* _Extracted data entries_
──────────────────────────────

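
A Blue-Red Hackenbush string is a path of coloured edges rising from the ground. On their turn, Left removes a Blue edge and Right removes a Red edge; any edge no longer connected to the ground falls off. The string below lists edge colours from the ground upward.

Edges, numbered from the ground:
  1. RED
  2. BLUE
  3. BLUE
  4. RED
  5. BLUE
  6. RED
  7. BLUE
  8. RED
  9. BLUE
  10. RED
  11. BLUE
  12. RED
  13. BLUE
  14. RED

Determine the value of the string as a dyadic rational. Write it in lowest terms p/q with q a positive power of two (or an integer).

Prefix values for RED BLUE BLUE RED BLUE RED BLUE RED BLUE RED BLUE RED BLUE RED via {L|R} + simplicity:
val(R) = { (no moves) | 0 } ⇒ -1
val(RB) = { -1 | 0 } ⇒ -1/2
val(RBB) = { -1; -1/2 | 0 } ⇒ -1/4
val(RBBR) = { -1; -1/2 | -1/4; 0 } ⇒ -3/8
val(RBBRB) = { -1; -1/2; -3/8 | -1/4; 0 } ⇒ -5/16
val(RBBRBR) = { -1; -1/2; -3/8 | -5/16; -1/4; 0 } ⇒ -11/32
val(RBBRBRB) = { -1; -1/2; -3/8; -11/32 | -5/16; -1/4; 0 } ⇒ -21/64
val(RBBRBRBR) = { -1; -1/2; -3/8; -11/32 | -21/64; -5/16; -1/4; 0 } ⇒ -43/128
val(RBBRBRBRB) = { -1; -1/2; -3/8; -11/32; -43/128 | -21/64; -5/16; -1/4; 0 } ⇒ -85/256
val(RBBRBRBRBR) = { -1; -1/2; -3/8; -11/32; -43/128 | -85/256; -21/64; -5/16; -1/4; 0 } ⇒ -171/512
val(RBBRBRBRBRB) = { -1; -1/2; -3/8; -11/32; -43/128; -171/512 | -85/256; -21/64; -5/16; -1/4; 0 } ⇒ -341/1024
val(RBBRBRBRBRBR) = { -1; -1/2; -3/8; -11/32; -43/128; -171/512 | -341/1024; -85/256; -21/64; -5/16; -1/4; 0 } ⇒ -683/2048
val(RBBRBRBRBRBRB) = { -1; -1/2; -3/8; -11/32; -43/128; -171/512; -683/2048 | -341/1024; -85/256; -21/64; -5/16; -1/4; 0 } ⇒ -1365/4096
val(RBBRBRBRBRBRBR) = { -1; -1/2; -3/8; -11/32; -43/128; -171/512; -683/2048 | -1365/4096; -341/1024; -85/256; -21/64; -5/16; -1/4; 0 } ⇒ -2731/8192

-2731/8192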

──────────────────────────────

* _Task_
Lines holding "ground": give how many there are in the entries above, and nothing more.

* _Result for this exercise_
2